EXERCISE GOAL | Write the entries out exactly, with the final line being the one containing "- option Y: E = 0.427 Mpsi, ρ = 68.7 lb/ft³".

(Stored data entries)
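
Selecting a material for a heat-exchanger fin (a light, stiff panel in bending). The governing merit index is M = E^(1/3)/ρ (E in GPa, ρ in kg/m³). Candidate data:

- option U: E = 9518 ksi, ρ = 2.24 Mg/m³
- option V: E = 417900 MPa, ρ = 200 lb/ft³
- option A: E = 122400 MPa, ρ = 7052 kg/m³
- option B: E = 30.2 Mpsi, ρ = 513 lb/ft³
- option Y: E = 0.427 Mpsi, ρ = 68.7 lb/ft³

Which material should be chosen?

option V

Normalizing units and computing the index:
  option U: E = 65.62 GPa, ρ = 2240 kg/m³
  option V: E = 417.9 GPa, ρ = 3204 kg/m³
  option A: E = 122.4 GPa, ρ = 7052 kg/m³
  option B: E = 208.2 GPa, ρ = 8217 kg/m³
  option Y: E = 2.944 GPa, ρ = 1100 kg/m³
  option V: M = 2.33×10⁻³
  option U: M = 1.80×10⁻³
  option Y: M = 1.30×10⁻³
  option B: M = 0.721×10⁻³
  option A: M = 0.704×10⁻³
Option V has the largest M.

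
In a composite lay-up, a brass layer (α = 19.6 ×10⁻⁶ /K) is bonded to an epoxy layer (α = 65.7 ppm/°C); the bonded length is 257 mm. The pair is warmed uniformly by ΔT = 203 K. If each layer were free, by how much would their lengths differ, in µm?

2410 µm

Δα = |19.6 − 65.7|×10⁻⁶/K = 46.1×10⁻⁶/K.
ΔL_mismatch = Δα·L·ΔT = 46.1×10⁻⁶ × 257.0 mm × 203.0 K = 2410 µm.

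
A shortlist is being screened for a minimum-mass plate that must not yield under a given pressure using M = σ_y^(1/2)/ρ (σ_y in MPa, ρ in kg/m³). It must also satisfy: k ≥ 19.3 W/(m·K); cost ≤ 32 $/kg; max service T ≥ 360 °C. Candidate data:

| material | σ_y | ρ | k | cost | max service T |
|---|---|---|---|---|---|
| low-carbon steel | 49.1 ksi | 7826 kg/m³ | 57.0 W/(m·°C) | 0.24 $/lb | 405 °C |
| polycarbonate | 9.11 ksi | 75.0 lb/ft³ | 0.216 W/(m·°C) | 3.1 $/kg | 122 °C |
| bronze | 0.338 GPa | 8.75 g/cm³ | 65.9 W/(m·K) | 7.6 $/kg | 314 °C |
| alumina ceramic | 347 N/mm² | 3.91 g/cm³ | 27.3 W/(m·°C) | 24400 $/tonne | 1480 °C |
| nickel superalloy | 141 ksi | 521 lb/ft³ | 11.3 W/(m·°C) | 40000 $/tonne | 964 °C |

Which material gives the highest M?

alumina ceramic

Screen on constraints: k ≥ 19.3 W/(m·K); cost ≤ 32 $/kg; max service T ≥ 360 °C. Survivors: low-carbon steel, alumina ceramic.
Convert each candidate to consistent units, then evaluate M:
  low-carbon steel: σ_y = 338.5 MPa, ρ = 7826 kg/m³
  alumina ceramic: σ_y = 347.0 MPa, ρ = 3910 kg/m³
  alumina ceramic: M = 4.76×10⁻³
  low-carbon steel: M = 2.35×10⁻³
Alumina ceramic ranks first.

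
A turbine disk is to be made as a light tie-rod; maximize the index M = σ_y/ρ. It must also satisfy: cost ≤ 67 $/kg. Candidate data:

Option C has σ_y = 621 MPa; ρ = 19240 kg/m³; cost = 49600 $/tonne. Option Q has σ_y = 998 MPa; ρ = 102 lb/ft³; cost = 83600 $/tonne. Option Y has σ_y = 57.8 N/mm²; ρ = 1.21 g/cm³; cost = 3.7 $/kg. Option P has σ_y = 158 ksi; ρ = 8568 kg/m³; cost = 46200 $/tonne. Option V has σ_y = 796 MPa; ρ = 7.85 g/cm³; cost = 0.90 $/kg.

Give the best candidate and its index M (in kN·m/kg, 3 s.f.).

Screen on constraints: cost ≤ 67 $/kg. Survivors: option C, option Y, option P, option V.
Putting every candidate on a common basis:
  option C: σ_y = 621.0 MPa, ρ = 19240 kg/m³
  option Y: σ_y = 57.80 MPa, ρ = 1210 kg/m³
  option P: σ_y = 1089 MPa, ρ = 8568 kg/m³
  option V: σ_y = 796.0 MPa, ρ = 7850 kg/m³
  option P: M = 127 kN·m/kg
  option V: M = 101 kN·m/kg
  option Y: M = 47.8 kN·m/kg
  option C: M = 32.3 kN·m/kg
Option P has the largest M.

option P, M = 127 kN·m/kg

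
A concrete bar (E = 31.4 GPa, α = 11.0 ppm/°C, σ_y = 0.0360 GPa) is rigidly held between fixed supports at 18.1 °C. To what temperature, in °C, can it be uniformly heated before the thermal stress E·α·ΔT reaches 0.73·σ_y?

94.2 °C

σ_y = 0.0360 GPa = 36.00 MPa.
E·α·ΔT = 26.28 MPa ⇒ ΔT = 26.28 / (31.40×10³ × 11.0×10⁻⁶) = 76.09 K.
T = 18.1 + 76.09 = 94.19 °C.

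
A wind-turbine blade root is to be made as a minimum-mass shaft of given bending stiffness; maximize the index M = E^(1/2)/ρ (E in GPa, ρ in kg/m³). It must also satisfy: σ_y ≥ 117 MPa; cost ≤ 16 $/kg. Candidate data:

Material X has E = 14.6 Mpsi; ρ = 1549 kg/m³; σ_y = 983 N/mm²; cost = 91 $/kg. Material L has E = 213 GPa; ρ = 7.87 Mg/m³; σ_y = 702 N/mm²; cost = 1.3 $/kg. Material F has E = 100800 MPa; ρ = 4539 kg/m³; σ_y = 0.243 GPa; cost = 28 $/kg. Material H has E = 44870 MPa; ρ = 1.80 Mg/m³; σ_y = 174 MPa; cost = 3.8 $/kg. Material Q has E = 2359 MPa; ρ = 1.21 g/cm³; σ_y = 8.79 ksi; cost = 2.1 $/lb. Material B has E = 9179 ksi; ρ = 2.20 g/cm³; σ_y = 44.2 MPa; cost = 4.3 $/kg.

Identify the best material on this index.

material H

Screen on constraints: σ_y ≥ 117 MPa; cost ≤ 16 $/kg. Survivors: material L, material H.
Putting every candidate on a common basis:
  material L: E = 213.0 GPa, ρ = 7870 kg/m³
  material H: E = 44.87 GPa, ρ = 1800 kg/m³
  material H: M = 3.72×10⁻³
  material L: M = 1.85×10⁻³
Highest index: material H.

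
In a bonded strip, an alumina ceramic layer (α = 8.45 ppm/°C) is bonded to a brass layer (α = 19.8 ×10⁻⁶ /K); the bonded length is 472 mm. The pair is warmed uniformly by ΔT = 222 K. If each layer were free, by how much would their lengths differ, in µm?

1190 µm

Δα = |8.45 − 19.8|×10⁻⁶/K = 11.4×10⁻⁶/K.
ΔL_mismatch = Δα·L·ΔT = 11.4×10⁻⁶ × 472.0 mm × 222.0 K = 1190 µm.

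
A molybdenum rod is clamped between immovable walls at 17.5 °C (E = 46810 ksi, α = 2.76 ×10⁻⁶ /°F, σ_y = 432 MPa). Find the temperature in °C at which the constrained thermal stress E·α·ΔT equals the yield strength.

287 °C

E = 46810 ksi = 322.7 GPa.
α = 2.76×10⁻⁶/°F × 9/5 = 4.97×10⁻⁶/K.
E·α·ΔT = 432.0 MPa ⇒ ΔT = 432.0 / (322.7×10³ × 4.97×10⁻⁶) = 269.4 K.
T = 17.5 + 269.4 = 286.9 °C.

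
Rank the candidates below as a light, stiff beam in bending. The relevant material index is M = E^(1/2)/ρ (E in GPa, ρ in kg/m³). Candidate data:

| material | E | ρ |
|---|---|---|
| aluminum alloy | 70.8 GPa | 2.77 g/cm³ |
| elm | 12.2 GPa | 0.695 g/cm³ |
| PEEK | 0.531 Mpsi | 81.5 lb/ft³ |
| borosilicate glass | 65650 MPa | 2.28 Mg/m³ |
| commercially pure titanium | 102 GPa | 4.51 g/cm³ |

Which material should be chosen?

Putting every candidate on a common basis:
  aluminum alloy: E = 70.80 GPa, ρ = 2770 kg/m³
  elm: E = 12.20 GPa, ρ = 695.0 kg/m³
  PEEK: E = 3.661 GPa, ρ = 1306 kg/m³
  borosilicate glass: E = 65.65 GPa, ρ = 2280 kg/m³
  commercially pure titanium: E = 102.0 GPa, ρ = 4510 kg/m³
  elm: M = 5.03×10⁻³
  borosilicate glass: M = 3.55×10⁻³
  aluminum alloy: M = 3.04×10⁻³
  commercially pure titanium: M = 2.24×10⁻³
  PEEK: M = 1.47×10⁻³
Highest index: elm.

elm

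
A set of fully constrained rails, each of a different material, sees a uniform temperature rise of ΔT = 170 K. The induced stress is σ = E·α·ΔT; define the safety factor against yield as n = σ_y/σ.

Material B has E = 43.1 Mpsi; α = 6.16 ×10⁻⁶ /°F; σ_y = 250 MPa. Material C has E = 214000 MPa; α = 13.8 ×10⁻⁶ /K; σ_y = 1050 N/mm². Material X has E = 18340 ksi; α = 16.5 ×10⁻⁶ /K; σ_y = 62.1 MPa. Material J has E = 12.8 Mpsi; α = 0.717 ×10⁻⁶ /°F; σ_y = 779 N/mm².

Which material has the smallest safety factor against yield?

In consistent units (E in GPa, α in ×10⁻⁶/K, σ_y in MPa):
  material B: E = 297.2, α = 11.1, σ_y = 250.0 → σ = 560 MPa, n = 0.446
  material C: E = 214.0, α = 13.8, σ_y = 1050 → σ = 502 MPa, n = 2.09
  material X: E = 126.4, α = 16.5, σ_y = 62.10 → σ = 355 MPa, n = 0.175
  material J: E = 88.25, α = 1.29, σ_y = 779.0 → σ = 19.4 MPa, n = 40.2
Smallest n: material X with n = 0.175.

material X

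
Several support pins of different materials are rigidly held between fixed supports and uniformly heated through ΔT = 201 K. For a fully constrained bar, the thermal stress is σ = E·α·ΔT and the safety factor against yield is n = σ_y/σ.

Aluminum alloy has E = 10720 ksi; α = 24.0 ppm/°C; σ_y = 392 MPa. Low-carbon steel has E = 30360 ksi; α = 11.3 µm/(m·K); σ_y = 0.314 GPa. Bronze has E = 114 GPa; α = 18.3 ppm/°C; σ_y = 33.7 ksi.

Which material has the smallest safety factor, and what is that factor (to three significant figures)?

bronze, n = 0.554

With everything in SI (GPa, ×10⁻⁶/K, MPa):
  aluminum alloy: E = 73.91, α = 24.0, σ_y = 392.0 → σ = 357 MPa, n = 1.10
  low-carbon steel: E = 209.3, α = 11.3, σ_y = 314.0 → σ = 475 MPa, n = 0.660
  bronze: E = 114.0, α = 18.3, σ_y = 232.4 → σ = 419 MPa, n = 0.554
The minimum is bronze at n = 0.554.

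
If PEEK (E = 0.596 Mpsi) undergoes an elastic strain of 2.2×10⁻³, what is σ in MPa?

9.04 MPa

E = 0.596 Mpsi = 4.109 GPa.
σ = E·ε = 4109 MPa × 2.2×10⁻³ = 9.04 MPa.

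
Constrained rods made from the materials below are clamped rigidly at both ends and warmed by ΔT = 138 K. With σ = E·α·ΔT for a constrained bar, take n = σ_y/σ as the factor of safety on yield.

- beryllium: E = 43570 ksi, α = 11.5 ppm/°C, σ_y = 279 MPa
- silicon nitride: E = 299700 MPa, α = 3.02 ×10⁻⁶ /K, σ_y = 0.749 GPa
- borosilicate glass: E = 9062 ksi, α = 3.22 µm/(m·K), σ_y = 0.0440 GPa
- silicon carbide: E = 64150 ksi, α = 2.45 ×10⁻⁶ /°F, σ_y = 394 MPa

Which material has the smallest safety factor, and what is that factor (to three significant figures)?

beryllium, n = 0.585

Per material, after unit conversion:
  beryllium: E = 300.4, α = 11.5, σ_y = 279.0 → σ = 477 MPa, n = 0.585
  silicon nitride: E = 299.7, α = 3.02, σ_y = 749.0 → σ = 125 MPa, n = 6.00
  borosilicate glass: E = 62.48, α = 3.22, σ_y = 44.00 → σ = 27.8 MPa, n = 1.58
  silicon carbide: E = 442.3, α = 4.41, σ_y = 394.0 → σ = 269 MPa, n = 1.46
The minimum is beryllium at n = 0.585.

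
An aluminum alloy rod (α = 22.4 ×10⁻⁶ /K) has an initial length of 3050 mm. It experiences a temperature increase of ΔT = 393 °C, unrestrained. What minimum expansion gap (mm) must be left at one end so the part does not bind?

ΔL = α·L₀·ΔT = 22.4×10⁻⁶ × 3050 mm × 393.0 K = 26.8 mm.

26.8 mm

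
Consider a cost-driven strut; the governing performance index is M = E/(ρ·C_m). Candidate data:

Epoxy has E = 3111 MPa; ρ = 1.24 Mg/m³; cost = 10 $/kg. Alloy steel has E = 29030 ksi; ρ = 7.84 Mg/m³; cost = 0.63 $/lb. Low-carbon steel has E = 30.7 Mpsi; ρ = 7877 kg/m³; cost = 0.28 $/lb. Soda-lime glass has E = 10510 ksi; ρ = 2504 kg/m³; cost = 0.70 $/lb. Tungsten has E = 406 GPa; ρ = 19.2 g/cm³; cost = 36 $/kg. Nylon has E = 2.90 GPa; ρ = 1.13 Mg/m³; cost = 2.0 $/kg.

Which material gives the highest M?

low-carbon steel

Normalizing units and computing the index:
  epoxy: E = 3.111 GPa, ρ = 1240 kg/m³, cost = 10.00 $/kg
  alloy steel: E = 200.2 GPa, ρ = 7840 kg/m³, cost = 1.389 $/kg
  low-carbon steel: E = 211.7 GPa, ρ = 7877 kg/m³, cost = 0.6173 $/kg
  soda-lime glass: E = 72.46 GPa, ρ = 2504 kg/m³, cost = 1.543 $/kg
  tungsten: E = 406.0 GPa, ρ = 19200 kg/m³, cost = 36.00 $/kg
  nylon: E = 2.900 GPa, ρ = 1130 kg/m³, cost = 2.000 $/kg
  low-carbon steel: M = 43.5 MN·m per $
  soda-lime glass: M = 18.8 MN·m per $
  alloy steel: M = 18.4 MN·m per $
  nylon: M = 1.28 MN·m per $
  tungsten: M = 0.587 MN·m per $
  epoxy: M = 0.251 MN·m per $
Low-carbon steel ranks first.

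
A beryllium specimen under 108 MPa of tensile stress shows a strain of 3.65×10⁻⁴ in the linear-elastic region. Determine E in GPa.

E = σ/ε = 108 MPa / 3.65×10⁻⁴ = 295900 MPa = 296 GPa.

296 GPa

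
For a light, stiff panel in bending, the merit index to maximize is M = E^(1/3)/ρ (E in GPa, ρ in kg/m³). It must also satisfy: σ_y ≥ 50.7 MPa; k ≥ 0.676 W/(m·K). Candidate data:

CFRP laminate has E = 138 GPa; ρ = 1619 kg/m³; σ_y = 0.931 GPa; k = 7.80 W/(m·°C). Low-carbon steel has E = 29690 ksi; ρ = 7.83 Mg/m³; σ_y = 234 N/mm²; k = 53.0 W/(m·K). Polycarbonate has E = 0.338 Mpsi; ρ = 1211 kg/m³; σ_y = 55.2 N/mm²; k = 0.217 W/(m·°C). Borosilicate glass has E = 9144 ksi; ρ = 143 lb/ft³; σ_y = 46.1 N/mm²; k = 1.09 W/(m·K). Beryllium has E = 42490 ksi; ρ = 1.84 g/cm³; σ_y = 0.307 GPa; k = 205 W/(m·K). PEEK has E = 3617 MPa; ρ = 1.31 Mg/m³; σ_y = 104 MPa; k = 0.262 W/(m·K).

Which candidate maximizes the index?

Screen on constraints: σ_y ≥ 50.7 MPa; k ≥ 0.676 W/(m·K). Survivors: CFRP laminate, low-carbon steel, beryllium.
Putting every candidate on a common basis:
  CFRP laminate: E = 138.0 GPa, ρ = 1619 kg/m³
  low-carbon steel: E = 204.7 GPa, ρ = 7830 kg/m³
  beryllium: E = 293.0 GPa, ρ = 1840 kg/m³
  beryllium: M = 3.61×10⁻³
  CFRP laminate: M = 3.19×10⁻³
  low-carbon steel: M = 0.753×10⁻³
The maximum is for beryllium.

beryllium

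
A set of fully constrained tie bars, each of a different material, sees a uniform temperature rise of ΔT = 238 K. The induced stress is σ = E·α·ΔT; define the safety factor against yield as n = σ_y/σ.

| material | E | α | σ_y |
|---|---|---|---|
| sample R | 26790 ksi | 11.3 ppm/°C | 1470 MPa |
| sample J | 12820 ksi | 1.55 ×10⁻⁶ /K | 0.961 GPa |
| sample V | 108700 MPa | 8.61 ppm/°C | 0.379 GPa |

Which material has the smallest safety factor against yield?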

ANSWER TO THIS TASK |
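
Selecting a material for a heat-exchanger fin (a light, stiff panel in bending). The governing merit index is M = E^(1/3)/ρ (E in GPa, ρ in kg/m³). Candidate data:

- option U: E = 9518 ksi, ρ = 2.24 Mg/m³
- option V: E = 417900 MPa, ρ = 200 lb/ft³
- option A: E = 122400 MPa, ρ = 7052 kg/m³
- option B: E = 30.2 Mpsi, ρ = 513 lb/ft³
- option Y: E = 0.427 Mpsi, ρ = 68.7 lb/ft³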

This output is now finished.